◆ **Requirement**
The word "produced" occurs in some of the lines below; copy each of those lines.

■ ■ ■

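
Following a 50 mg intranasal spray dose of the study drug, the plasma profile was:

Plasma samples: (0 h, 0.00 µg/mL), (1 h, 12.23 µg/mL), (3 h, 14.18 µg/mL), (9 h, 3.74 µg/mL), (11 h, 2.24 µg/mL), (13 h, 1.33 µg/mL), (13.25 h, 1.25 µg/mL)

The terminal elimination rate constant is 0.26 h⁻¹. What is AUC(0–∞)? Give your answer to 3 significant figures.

Trapezoidal AUC_0→13.25:
  [0→1]: (0.00+12.23)/2 × 1 = 6.115
  [1→3]: (12.23+14.18)/2 × 2 = 26.41
  [3→9]: (14.18+3.74)/2 × 6 = 53.76
  [9→11]: (3.74+2.24)/2 × 2 = 5.98
  [11→13]: (2.24+1.33)/2 × 2 = 3.57
  [13→13.25]: (1.33+1.25)/2 × 0.25 = 0.3225
  Sum = 96.1575 µg/mL·h
Extrapolated tail: C_last / k_e = 1.25 / 0.26 = 4.808
AUC_0→∞ = 96.1575 + 4.808 = 100.9655 µg/mL·h

AUC = 101 µg/mL·h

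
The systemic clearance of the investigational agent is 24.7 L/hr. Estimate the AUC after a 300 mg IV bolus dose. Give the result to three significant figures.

AUC_0→∞ = Dose_iv / CL
        = 300 / 24.7 = 12.1457 mg/L·hr

AUC = 12.1 mg/L·hr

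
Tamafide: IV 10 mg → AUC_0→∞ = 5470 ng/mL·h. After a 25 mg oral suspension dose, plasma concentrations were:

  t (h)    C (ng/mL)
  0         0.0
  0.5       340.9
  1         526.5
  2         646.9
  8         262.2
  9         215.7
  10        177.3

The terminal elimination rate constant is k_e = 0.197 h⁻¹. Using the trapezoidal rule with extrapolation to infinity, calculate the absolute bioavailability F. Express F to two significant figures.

F = 0.36

Trapezoidal AUC_0→10 (oral suspension):
  [0→0.5]: (0.0+340.9)/2 × 0.5 = 85.225
  [0.5→1]: (340.9+526.5)/2 × 0.5 = 216.85
  [1→2]: (526.5+646.9)/2 × 1 = 586.7
  [2→8]: (646.9+262.2)/2 × 6 = 2727.3
  [8→9]: (262.2+215.7)/2 × 1 = 238.95
  [9→10]: (215.7+177.3)/2 × 1 = 196.5
  Sum = 4051.525 ng/mL·h
Tail: C_last/k_e = 177.3/0.197 = 900.000
AUC_0→∞ (oral suspension) = 4051.525 + 900.000 = 4951.525 ng/mL·h
F = (AUC_ev/D_ev)/(AUC_iv/D_iv) = (4951.525/25)/(5470/10) = 198.061/547 = 0.3621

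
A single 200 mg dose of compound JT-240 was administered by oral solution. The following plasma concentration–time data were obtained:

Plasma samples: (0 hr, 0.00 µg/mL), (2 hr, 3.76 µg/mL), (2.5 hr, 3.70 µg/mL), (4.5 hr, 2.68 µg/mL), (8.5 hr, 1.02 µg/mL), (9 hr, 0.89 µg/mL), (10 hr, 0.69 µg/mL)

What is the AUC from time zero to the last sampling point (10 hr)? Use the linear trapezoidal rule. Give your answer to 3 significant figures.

Trapezoidal AUC_0→10:
  [0→2]: (0.00+3.76)/2 × 2 = 3.76
  [2→2.5]: (3.76+3.70)/2 × 0.5 = 1.865
  [2.5→4.5]: (3.70+2.68)/2 × 2 = 6.38
  [4.5→8.5]: (2.68+1.02)/2 × 4 = 7.4
  [8.5→9]: (1.02+0.89)/2 × 0.5 = 0.4775
  [9→10]: (0.89+0.69)/2 × 1 = 0.79
  Sum = 20.6725 µg/mL·hr

AUC = 20.7 µg/mL·hr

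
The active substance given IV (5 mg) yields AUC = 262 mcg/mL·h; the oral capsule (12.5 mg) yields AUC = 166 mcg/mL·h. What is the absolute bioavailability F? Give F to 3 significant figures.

F = (AUC_ev / D_ev) / (AUC_iv / D_iv)
  = (166/12.5) / (262/5)
  = 13.28 / 52.4 = 0.2534

F = 0.253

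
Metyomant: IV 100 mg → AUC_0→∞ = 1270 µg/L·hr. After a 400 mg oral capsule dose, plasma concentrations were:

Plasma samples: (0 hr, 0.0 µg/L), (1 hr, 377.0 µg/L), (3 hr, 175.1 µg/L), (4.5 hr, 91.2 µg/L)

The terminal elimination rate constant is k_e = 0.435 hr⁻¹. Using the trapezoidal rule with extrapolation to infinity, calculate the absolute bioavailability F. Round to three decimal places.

Trapezoidal AUC_0→4.5 (oral capsule):
  [0→1]: (0.0+377.0)/2 × 1 = 188.5
  [1→3]: (377.0+175.1)/2 × 2 = 552.1
  [3→4.5]: (175.1+91.2)/2 × 1.5 = 199.725
  Sum = 940.325 µg/L·hr
Tail: C_last/k_e = 91.2/0.435 = 209.655
AUC_0→∞ (oral capsule) = 940.325 + 209.655 = 1149.98 µg/L·hr
F = (AUC_ev/D_ev)/(AUC_iv/D_iv) = (1149.98/400)/(1270/100) = 2.87495/12.7 = 0.2264

F = 0.226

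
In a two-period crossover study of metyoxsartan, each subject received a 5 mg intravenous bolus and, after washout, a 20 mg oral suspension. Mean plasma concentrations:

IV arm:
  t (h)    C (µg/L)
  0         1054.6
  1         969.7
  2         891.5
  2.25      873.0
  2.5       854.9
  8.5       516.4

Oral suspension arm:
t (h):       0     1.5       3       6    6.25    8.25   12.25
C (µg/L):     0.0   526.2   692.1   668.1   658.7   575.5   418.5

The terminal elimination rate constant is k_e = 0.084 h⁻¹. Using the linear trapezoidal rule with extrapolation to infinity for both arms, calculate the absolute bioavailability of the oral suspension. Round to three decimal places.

Trapezoidal AUC_0→8.5 (IV):
  [0→1]: (1054.6+969.7)/2 × 1 = 1012.15
  [1→2]: (969.7+891.5)/2 × 1 = 930.6
  [2→2.25]: (891.5+873.0)/2 × 0.25 = 220.5625
  [2.25→2.5]: (873.0+854.9)/2 × 0.25 = 215.9875
  [2.5→8.5]: (854.9+516.4)/2 × 6 = 4113.9
  Sum = 6493.2 µg/L·h
IV tail: 516.4/0.084 = 6147.619; AUC_iv,0→∞ = 6493.2 + 6147.619 = 12640.819 µg/L·h
Trapezoidal AUC_0→12.25 (oral suspension):
  [0→1.5]: (0.0+526.2)/2 × 1.5 = 394.65
  [1.5→3]: (526.2+692.1)/2 × 1.5 = 913.725
  [3→6]: (692.1+668.1)/2 × 3 = 2040.3
  [6→6.25]: (668.1+658.7)/2 × 0.25 = 165.85
  [6.25→8.25]: (658.7+575.5)/2 × 2 = 1234.2
  [8.25→12.25]: (575.5+418.5)/2 × 4 = 1988.0
  Sum = 6736.725 µg/L·h
oral suspension tail: 418.5/0.084 = 4982.143; AUC_ev,0→∞ = 6736.725 + 4982.143 = 11718.868 µg/L·h
F = (AUC_ev/D_ev)/(AUC_iv/D_iv) = (11718.868/20)/(12640.819/5) = 585.9434/2528.1638 = 0.2318

F = 0.232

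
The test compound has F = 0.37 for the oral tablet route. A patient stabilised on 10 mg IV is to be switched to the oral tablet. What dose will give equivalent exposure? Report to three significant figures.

For equal systemic exposure: F × D_ev = D_iv
D_ev = D_iv / F = 10 / 0.37 = 27.027 mg

D_oral = 27.0 mg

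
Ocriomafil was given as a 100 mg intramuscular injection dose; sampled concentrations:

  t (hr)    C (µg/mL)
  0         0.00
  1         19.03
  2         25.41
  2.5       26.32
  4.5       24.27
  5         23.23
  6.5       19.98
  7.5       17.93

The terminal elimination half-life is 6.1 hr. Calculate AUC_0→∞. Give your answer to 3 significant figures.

Trapezoidal AUC_0→7.5:
  [0→1]: (0.00+19.03)/2 × 1 = 9.515
  [1→2]: (19.03+25.41)/2 × 1 = 22.22
  [2→2.5]: (25.41+26.32)/2 × 0.5 = 12.9325
  [2.5→4.5]: (26.32+24.27)/2 × 2 = 50.59
  [4.5→5]: (24.27+23.23)/2 × 0.5 = 11.875
  [5→6.5]: (23.23+19.98)/2 × 1.5 = 32.4075
  [6.5→7.5]: (19.98+17.93)/2 × 1 = 18.955
  Sum = 158.495 µg/mL·hr
k_e = ln2 / t½ = 0.693147 / 6.1 = 0.1136 hr^-1
Extrapolated tail: C_last / k_e = 17.93 / 0.1136 = 157.835
AUC_0→∞ = 158.495 + 157.835 = 316.33 µg/mL·hr

AUC = 316 µg/mL·hr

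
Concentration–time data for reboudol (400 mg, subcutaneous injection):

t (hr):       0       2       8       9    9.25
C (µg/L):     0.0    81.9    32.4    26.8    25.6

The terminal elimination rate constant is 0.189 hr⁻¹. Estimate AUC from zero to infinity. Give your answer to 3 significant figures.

Trapezoidal AUC_0→9.25:
  [0→2]: (0.0+81.9)/2 × 2 = 81.9
  [2→8]: (81.9+32.4)/2 × 6 = 342.9
  [8→9]: (32.4+26.8)/2 × 1 = 29.6
  [9→9.25]: (26.8+25.6)/2 × 0.25 = 6.55
  Sum = 460.95 µg/L·hr
Extrapolated tail: C_last / k_e = 25.6 / 0.189 = 135.450
AUC_0→∞ = 460.95 + 135.450 = 596.4 µg/L·hr

AUC = 596 µg/L·hr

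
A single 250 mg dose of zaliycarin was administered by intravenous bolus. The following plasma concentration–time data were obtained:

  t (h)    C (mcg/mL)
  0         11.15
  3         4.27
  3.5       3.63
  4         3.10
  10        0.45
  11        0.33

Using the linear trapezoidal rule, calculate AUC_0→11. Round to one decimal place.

AUC = 37.8 mcg/mL·h

Trapezoidal AUC_0→11:
  [0→3]: (11.15+4.27)/2 × 3 = 23.13
  [3→3.5]: (4.27+3.63)/2 × 0.5 = 1.975
  [3.5→4]: (3.63+3.10)/2 × 0.5 = 1.6825
  [4→10]: (3.10+0.45)/2 × 6 = 10.65
  [10→11]: (0.45+0.33)/2 × 1 = 0.39
  Sum = 37.8275 mcg/mL·h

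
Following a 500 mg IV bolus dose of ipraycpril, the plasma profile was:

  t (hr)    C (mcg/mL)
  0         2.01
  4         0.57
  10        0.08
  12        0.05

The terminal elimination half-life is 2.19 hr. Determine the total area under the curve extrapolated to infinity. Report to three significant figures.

AUC = 7.40 mcg/mL·hr

Trapezoidal AUC_0→12:
  [0→4]: (2.01+0.57)/2 × 4 = 5.16
  [4→10]: (0.57+0.08)/2 × 6 = 1.95
  [10→12]: (0.08+0.05)/2 × 2 = 0.13
  Sum = 7.24 mcg/mL·hr
k_e = ln2 / t½ = 0.693147 / 2.19 = 0.3165 hr^-1
Extrapolated tail: C_last / k_e = 0.05 / 0.3165 = 0.158
AUC_0→∞ = 7.24 + 0.158 = 7.398 mcg/mL·hr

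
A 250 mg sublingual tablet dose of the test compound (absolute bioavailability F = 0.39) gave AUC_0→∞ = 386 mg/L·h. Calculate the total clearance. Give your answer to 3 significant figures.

CL = 0.253 L/h

CL = F × Dose / AUC_0→∞
   = 0.39 × 250 / 386 = 0.252591 L/h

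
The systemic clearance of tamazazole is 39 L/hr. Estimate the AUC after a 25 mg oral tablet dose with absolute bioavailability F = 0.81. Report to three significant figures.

AUC = 0.519 mg/L·hr

AUC_0→∞ = F × Dose / CL
        = 0.81 × 25 / 39 = 0.519231 mg/L·hr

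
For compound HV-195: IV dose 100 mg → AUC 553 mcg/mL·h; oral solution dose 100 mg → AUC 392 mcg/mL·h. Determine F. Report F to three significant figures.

F = 0.709

F = (AUC_ev / D_ev) / (AUC_iv / D_iv)
  = (392/100) / (553/100)
  = 3.92 / 5.53 = 0.7089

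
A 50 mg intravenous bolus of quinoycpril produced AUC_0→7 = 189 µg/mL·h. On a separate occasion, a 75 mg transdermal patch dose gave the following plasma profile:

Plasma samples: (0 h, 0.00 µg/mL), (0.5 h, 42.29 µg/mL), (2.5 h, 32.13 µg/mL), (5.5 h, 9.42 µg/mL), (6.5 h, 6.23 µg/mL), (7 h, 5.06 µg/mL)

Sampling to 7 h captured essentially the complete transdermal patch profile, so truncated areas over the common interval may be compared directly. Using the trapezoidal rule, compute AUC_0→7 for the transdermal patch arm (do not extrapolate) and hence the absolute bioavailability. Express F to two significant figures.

Trapezoidal AUC_0→7 (transdermal patch):
  [0→0.5]: (0.00+42.29)/2 × 0.5 = 10.5725
  [0.5→2.5]: (42.29+32.13)/2 × 2 = 74.42
  [2.5→5.5]: (32.13+9.42)/2 × 3 = 62.325
  [5.5→6.5]: (9.42+6.23)/2 × 1 = 7.825
  [6.5→7]: (6.23+5.06)/2 × 0.5 = 2.8225
  Sum = 157.965 µg/mL·h
F = (AUC_ev/D_ev)/(AUC_iv/D_iv) = (157.965/75)/(189/50) = 2.1062/3.78 = 0.5572

F = 0.56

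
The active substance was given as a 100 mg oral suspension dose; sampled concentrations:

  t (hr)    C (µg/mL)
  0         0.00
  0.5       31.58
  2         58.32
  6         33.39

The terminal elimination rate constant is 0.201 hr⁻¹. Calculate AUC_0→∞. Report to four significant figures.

AUC = 424.9 µg/mL·hr

Trapezoidal AUC_0→6:
  [0→0.5]: (0.00+31.58)/2 × 0.5 = 7.895
  [0.5→2]: (31.58+58.32)/2 × 1.5 = 67.425
  [2→6]: (58.32+33.39)/2 × 4 = 183.42
  Sum = 258.74 µg/mL·hr
Extrapolated tail: C_last / k_e = 33.39 / 0.201 = 166.119
AUC_0→∞ = 258.74 + 166.119 = 424.859 µg/mL·hr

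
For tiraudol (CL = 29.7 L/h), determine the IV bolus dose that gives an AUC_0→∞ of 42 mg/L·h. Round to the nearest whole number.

Dose_iv = CL × AUC_0→∞
     = 29.7 × 42 = 1247.4 mg

Dose = 1247 mg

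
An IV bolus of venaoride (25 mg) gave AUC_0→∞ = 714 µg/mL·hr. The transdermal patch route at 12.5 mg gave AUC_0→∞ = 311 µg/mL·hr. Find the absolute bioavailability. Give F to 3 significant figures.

F = 0.871

F = (AUC_ev / D_ev) / (AUC_iv / D_iv)
  = (311/12.5) / (714/25)
  = 24.88 / 28.56 = 0.8711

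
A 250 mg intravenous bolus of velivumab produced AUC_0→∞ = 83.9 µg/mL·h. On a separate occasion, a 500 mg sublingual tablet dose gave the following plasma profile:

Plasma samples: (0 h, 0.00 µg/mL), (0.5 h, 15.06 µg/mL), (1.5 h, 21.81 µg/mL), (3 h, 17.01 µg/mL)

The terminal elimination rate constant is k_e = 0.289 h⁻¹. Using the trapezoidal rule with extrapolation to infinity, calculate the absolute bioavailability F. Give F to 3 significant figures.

Trapezoidal AUC_0→3 (sublingual tablet):
  [0→0.5]: (0.00+15.06)/2 × 0.5 = 3.765
  [0.5→1.5]: (15.06+21.81)/2 × 1 = 18.435
  [1.5→3]: (21.81+17.01)/2 × 1.5 = 29.115
  Sum = 51.315 µg/mL·h
Tail: C_last/k_e = 17.01/0.289 = 58.858
AUC_0→∞ (sublingual tablet) = 51.315 + 58.858 = 110.173 µg/mL·h
F = (AUC_ev/D_ev)/(AUC_iv/D_iv) = (110.173/500)/(83.9/250) = 0.220346/0.3356 = 0.6566

F = 0.657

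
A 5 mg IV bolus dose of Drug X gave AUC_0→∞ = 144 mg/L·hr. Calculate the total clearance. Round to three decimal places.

CL = Dose_iv / AUC_0→∞
   = 5 / 144 = 0.0347222 L/hr

CL = 0.035 L/hr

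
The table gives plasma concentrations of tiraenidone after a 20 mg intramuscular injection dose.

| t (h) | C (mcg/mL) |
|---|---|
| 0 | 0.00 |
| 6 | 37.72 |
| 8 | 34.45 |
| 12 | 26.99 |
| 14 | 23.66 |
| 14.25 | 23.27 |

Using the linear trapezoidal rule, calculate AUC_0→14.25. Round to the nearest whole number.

AUC = 365 mcg/mL·h

Trapezoidal AUC_0→14.25:
  [0→6]: (0.00+37.72)/2 × 6 = 113.16
  [6→8]: (37.72+34.45)/2 × 2 = 72.17
  [8→12]: (34.45+26.99)/2 × 4 = 122.88
  [12→14]: (26.99+23.66)/2 × 2 = 50.65
  [14→14.25]: (23.66+23.27)/2 × 0.25 = 5.86625
  Sum = 364.72625 mcg/mL·h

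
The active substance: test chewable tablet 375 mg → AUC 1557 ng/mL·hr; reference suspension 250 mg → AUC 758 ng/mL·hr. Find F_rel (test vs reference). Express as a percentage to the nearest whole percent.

F_rel = (AUC_test/D_test) / (AUC_ref/D_ref)
      = (1557/375) / (758/250)
      = 4.152 / 3.032 = 1.3694 = 136.94%

F_rel = 137%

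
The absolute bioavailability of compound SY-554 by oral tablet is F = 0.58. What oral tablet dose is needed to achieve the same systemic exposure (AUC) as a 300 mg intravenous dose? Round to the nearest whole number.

For equal systemic exposure: F × D_ev = D_iv
D_ev = D_iv / F = 300 / 0.58 = 517.241 mg

D_oral = 517 mg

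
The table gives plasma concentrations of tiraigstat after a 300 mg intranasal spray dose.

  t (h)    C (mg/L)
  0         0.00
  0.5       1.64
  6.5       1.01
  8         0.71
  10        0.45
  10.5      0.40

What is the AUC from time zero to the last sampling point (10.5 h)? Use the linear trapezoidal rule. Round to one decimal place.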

■ ■ ■

◆ **Your response**
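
A 50 mg intravenous bolus of quinoycpril produced AUC_0→7 = 189 µg/mL·h. On a separate occasion, a 75 mg transdermal patch dose gave the following plasma profile:
A 250 mg intravenous bolus of velivumab produced AUC_0→∞ = 83.9 µg/mL·h. On a separate occasion, a 500 mg sublingual tablet dose gave the following plasma profile: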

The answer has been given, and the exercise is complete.